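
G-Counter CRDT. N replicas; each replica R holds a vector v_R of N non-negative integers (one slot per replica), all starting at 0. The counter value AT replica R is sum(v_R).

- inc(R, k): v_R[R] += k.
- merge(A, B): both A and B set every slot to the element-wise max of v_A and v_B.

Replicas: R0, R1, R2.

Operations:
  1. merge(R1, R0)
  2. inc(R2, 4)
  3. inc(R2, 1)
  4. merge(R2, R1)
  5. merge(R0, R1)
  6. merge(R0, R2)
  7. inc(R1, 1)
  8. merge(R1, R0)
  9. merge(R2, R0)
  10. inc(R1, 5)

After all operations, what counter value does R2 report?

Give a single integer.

Answer: 6

Derivation:
Op 1: merge R1<->R0 -> R1=(0,0,0) R0=(0,0,0)
Op 2: inc R2 by 4 -> R2=(0,0,4) value=4
Op 3: inc R2 by 1 -> R2=(0,0,5) value=5
Op 4: merge R2<->R1 -> R2=(0,0,5) R1=(0,0,5)
Op 5: merge R0<->R1 -> R0=(0,0,5) R1=(0,0,5)
Op 6: merge R0<->R2 -> R0=(0,0,5) R2=(0,0,5)
Op 7: inc R1 by 1 -> R1=(0,1,5) value=6
Op 8: merge R1<->R0 -> R1=(0,1,5) R0=(0,1,5)
Op 9: merge R2<->R0 -> R2=(0,1,5) R0=(0,1,5)
Op 10: inc R1 by 5 -> R1=(0,6,5) value=11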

===============

INSTRUCTIONS TO FOLLOW:
Give the material above again in its entirety, exactly as it appears.

ANSWER TO THIS TASK:
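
G-Counter CRDT. N replicas; each replica R holds a vector v_R of N non-negative integers (one slot per replica), all starting at 0. The counter value AT replica R is sum(v_R).

- inc(R, k): v_R[R] += k.
- merge(A, B): both A and B set every slot to the element-wise max of v_A and v_B.

Replicas: R0, R1, R2.

Operations:
  1. merge(R1, R0)
  2. inc(R2, 4)
  3. inc(R2, 1)
  4. merge(R2, R1)
  5. merge(R0, R1)
  6. merge(R0, R2)
  7. inc(R1, 1)
  8. merge(R1, R0)
  9. merge(R2, R0)
  10. inc(R1, 5)

After all operations, what counter value does R2 report?

Give a single integer.

Answer: 6

Derivation:
Op 1: merge R1<->R0 -> R1=(0,0,0) R0=(0,0,0)
Op 2: inc R2 by 4 -> R2=(0,0,4) value=4
Op 3: inc R2 by 1 -> R2=(0,0,5) value=5
Op 4: merge R2<->R1 -> R2=(0,0,5) R1=(0,0,5)
Op 5: merge R0<->R1 -> R0=(0,0,5) R1=(0,0,5)
Op 6: merge R0<->R2 -> R0=(0,0,5) R2=(0,0,5)
Op 7: inc R1 by 1 -> R1=(0,1,5) value=6
Op 8: merge R1<->R0 -> R1=(0,1,5) R0=(0,1,5)
Op 9: merge R2<->R0 -> R2=(0,1,5) R0=(0,1,5)
Op 10: inc R1 by 5 -> R1=(0,6,5) value=11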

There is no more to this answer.